> **INFORMATION SHOWN**:

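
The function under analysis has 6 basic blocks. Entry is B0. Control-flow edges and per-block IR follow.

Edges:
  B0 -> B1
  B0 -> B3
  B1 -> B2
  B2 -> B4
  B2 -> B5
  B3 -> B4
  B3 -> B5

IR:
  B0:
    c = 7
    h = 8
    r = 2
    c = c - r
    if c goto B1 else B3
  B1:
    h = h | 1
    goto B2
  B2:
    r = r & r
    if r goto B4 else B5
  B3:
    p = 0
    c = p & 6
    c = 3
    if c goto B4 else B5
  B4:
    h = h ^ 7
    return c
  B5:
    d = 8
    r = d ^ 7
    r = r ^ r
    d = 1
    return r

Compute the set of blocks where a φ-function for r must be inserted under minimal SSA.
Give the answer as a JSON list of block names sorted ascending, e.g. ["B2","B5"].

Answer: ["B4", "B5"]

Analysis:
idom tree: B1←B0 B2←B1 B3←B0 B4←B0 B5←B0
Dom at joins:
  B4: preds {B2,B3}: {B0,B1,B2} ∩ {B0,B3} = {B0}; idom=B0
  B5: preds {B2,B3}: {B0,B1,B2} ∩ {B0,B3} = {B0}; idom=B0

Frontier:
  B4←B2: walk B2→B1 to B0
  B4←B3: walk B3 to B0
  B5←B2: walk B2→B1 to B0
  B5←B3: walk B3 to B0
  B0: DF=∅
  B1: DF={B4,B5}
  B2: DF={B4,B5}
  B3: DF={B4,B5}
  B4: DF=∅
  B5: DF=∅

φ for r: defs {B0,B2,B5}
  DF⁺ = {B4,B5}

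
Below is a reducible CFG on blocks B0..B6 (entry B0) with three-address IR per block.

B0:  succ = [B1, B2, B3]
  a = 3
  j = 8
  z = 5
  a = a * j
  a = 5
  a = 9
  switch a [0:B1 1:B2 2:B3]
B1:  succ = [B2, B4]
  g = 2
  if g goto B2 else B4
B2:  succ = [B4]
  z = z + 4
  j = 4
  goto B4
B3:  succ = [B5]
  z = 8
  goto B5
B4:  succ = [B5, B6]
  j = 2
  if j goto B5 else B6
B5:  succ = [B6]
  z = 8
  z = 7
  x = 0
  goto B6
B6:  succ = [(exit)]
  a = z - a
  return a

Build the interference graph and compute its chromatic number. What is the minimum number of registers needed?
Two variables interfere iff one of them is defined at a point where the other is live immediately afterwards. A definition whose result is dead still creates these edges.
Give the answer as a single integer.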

==

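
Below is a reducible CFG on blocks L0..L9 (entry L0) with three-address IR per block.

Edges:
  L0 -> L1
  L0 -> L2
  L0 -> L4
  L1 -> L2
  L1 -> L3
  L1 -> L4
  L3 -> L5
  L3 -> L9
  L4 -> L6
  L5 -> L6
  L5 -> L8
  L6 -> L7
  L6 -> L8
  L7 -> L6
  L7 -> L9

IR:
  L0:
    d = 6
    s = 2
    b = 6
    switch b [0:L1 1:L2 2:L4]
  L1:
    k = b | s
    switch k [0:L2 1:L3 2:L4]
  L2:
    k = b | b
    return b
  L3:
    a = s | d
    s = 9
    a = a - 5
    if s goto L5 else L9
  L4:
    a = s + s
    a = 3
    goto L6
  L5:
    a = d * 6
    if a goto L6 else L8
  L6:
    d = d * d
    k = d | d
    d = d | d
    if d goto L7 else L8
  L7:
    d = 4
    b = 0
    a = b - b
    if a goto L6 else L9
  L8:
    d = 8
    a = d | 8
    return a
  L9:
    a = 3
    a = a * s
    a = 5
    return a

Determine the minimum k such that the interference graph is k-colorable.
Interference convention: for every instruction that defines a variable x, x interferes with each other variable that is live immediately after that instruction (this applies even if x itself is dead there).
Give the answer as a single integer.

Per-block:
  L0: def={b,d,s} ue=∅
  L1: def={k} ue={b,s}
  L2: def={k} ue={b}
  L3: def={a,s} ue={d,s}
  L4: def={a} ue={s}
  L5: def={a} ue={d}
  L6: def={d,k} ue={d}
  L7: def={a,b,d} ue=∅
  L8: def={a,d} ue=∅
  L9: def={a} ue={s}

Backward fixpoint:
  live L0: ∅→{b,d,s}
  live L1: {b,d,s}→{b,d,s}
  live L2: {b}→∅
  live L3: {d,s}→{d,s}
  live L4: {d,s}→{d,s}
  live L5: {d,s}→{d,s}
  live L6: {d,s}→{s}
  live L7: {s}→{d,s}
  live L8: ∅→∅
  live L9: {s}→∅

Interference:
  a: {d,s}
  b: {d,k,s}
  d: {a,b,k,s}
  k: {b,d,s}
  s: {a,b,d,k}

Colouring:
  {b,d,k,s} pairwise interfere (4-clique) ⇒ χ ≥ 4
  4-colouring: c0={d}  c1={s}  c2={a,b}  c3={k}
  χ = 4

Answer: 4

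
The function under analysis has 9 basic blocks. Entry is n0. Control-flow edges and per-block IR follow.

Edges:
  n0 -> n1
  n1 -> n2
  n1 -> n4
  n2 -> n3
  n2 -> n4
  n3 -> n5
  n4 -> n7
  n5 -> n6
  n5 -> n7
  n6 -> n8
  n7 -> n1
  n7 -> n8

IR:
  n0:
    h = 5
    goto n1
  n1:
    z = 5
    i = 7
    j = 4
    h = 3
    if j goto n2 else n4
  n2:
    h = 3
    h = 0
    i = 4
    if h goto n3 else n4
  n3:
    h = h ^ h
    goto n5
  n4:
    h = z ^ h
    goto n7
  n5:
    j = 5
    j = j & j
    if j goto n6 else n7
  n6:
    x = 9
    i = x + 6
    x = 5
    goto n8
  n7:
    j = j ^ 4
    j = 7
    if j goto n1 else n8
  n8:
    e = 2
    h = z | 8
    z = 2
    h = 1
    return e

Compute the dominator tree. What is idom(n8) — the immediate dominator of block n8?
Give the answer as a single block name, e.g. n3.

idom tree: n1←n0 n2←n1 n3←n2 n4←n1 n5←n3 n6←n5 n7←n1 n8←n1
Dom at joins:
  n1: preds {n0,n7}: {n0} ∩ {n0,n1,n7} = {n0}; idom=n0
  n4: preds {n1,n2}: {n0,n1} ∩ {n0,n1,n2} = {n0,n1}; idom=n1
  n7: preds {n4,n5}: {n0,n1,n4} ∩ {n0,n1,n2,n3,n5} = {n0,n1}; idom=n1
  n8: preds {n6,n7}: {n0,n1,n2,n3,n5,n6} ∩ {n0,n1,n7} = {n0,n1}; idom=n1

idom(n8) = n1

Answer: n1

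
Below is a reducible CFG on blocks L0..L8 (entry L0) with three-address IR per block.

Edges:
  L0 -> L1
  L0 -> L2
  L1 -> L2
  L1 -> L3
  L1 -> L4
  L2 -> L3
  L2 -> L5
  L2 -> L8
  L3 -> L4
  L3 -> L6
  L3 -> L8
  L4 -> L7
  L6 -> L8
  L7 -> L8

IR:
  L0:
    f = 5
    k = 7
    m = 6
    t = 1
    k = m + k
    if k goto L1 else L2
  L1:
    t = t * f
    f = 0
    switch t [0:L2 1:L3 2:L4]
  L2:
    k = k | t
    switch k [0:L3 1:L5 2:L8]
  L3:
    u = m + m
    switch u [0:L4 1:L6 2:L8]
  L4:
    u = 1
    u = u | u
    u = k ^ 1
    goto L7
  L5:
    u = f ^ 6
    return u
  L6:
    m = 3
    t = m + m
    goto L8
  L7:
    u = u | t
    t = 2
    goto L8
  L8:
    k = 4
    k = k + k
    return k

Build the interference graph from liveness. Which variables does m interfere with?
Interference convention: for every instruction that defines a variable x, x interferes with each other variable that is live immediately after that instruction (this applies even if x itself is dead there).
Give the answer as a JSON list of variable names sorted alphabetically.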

> **DIRECTIONS FOR THIS TASK**: Nothing but a number should be given: the count of lines above in which the word "graph" occurs.

> **RESPONSE**: 3